▶ TASK DIRECTIONS: Only one number is wanted: the count of lines in the records below that hold the word "zero".

EXTRACTED MATERIAL START

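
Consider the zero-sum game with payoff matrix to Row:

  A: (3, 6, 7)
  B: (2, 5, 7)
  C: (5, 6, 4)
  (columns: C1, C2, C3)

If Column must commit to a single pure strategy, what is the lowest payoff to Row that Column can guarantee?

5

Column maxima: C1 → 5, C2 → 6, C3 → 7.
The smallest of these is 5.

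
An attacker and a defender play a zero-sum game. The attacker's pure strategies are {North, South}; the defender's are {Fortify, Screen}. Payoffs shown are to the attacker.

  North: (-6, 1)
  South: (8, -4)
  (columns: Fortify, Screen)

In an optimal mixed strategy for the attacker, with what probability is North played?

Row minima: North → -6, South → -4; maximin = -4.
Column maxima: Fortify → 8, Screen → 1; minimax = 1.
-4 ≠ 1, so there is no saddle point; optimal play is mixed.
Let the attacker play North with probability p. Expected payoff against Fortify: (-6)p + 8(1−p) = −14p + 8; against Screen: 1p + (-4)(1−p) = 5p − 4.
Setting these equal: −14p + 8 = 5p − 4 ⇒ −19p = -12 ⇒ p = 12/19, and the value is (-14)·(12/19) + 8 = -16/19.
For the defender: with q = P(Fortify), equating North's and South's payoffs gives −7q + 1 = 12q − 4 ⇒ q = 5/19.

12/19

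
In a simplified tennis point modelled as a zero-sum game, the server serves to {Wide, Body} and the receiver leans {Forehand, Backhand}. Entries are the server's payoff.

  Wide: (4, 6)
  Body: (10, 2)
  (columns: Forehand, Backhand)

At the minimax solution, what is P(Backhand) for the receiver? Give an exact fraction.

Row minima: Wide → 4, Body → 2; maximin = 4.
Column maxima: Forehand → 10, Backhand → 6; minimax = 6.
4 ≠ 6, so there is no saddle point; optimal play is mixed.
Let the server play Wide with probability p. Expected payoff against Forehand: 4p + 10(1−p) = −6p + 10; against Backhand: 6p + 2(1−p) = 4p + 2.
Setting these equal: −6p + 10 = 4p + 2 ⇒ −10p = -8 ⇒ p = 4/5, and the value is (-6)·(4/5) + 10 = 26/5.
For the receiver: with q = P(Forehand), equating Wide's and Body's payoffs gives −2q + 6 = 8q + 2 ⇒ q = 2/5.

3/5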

EXTRACTED MATERIAL END

▶ TASK OUTPUT: 3